What you have to do = In the listing that follows, the range to quote begins at the line that has "A function is" and ends after the line that has "State an antiderivative"; quote it verbatim and add nothing.

Data =
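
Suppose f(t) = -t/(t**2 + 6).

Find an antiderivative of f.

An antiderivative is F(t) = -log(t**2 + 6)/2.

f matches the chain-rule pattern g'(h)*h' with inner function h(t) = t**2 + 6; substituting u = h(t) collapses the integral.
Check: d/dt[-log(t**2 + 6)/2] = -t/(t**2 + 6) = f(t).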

==

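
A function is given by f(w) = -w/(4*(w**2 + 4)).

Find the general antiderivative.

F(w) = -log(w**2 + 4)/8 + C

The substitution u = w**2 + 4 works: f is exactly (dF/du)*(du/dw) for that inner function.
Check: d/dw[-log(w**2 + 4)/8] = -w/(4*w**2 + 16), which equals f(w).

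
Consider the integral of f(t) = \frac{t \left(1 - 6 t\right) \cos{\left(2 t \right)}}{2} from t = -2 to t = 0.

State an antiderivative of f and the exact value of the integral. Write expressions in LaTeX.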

--

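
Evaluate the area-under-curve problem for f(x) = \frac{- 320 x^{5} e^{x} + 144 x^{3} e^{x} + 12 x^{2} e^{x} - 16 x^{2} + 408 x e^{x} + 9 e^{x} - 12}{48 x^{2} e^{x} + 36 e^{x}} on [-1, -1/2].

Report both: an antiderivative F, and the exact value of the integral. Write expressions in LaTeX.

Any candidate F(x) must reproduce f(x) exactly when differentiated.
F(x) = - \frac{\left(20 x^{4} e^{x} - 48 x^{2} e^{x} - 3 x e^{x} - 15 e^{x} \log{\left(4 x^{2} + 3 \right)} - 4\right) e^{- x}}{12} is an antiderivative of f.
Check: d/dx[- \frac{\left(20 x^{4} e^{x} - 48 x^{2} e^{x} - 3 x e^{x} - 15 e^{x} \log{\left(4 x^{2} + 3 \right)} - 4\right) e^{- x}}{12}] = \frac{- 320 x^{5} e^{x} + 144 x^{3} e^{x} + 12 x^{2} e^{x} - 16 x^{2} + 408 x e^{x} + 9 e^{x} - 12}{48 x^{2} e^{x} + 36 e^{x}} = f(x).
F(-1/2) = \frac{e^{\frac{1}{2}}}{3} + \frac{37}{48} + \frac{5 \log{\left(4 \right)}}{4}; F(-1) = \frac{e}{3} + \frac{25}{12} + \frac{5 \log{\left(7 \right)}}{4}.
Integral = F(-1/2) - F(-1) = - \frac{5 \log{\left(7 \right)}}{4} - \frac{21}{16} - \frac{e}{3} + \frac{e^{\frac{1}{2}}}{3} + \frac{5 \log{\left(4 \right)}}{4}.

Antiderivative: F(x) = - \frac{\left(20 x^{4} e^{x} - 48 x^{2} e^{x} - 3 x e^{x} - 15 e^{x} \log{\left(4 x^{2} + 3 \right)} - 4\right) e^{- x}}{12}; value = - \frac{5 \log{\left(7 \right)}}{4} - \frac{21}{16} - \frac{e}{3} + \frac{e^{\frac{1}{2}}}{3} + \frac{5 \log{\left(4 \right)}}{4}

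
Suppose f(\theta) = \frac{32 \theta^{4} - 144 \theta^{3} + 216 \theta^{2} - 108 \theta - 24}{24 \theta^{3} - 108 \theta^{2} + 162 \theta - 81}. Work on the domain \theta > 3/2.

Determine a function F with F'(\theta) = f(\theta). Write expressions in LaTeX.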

Your response =
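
A function is given by f(w) = -w/(4*(w**2 + 4)).

Find the general antiderivative.

F(w) = -log(w**2 + 4)/8 + C

The substitution u = w**2 + 4 works: f is exactly (dF/du)*(du/dw) for that inner function.
Check: d/dw[-log(w**2 + 4)/8] = -w/(4*w**2 + 16), which equals f(w).

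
Consider the integral of f(t) = \frac{t \left(1 - 6 t\right) \cos{\left(2 t \right)}}{2} from t = -2 to t = 0.

State an antiderivative of f and the exact value of the integral. Write expressions in LaTeX.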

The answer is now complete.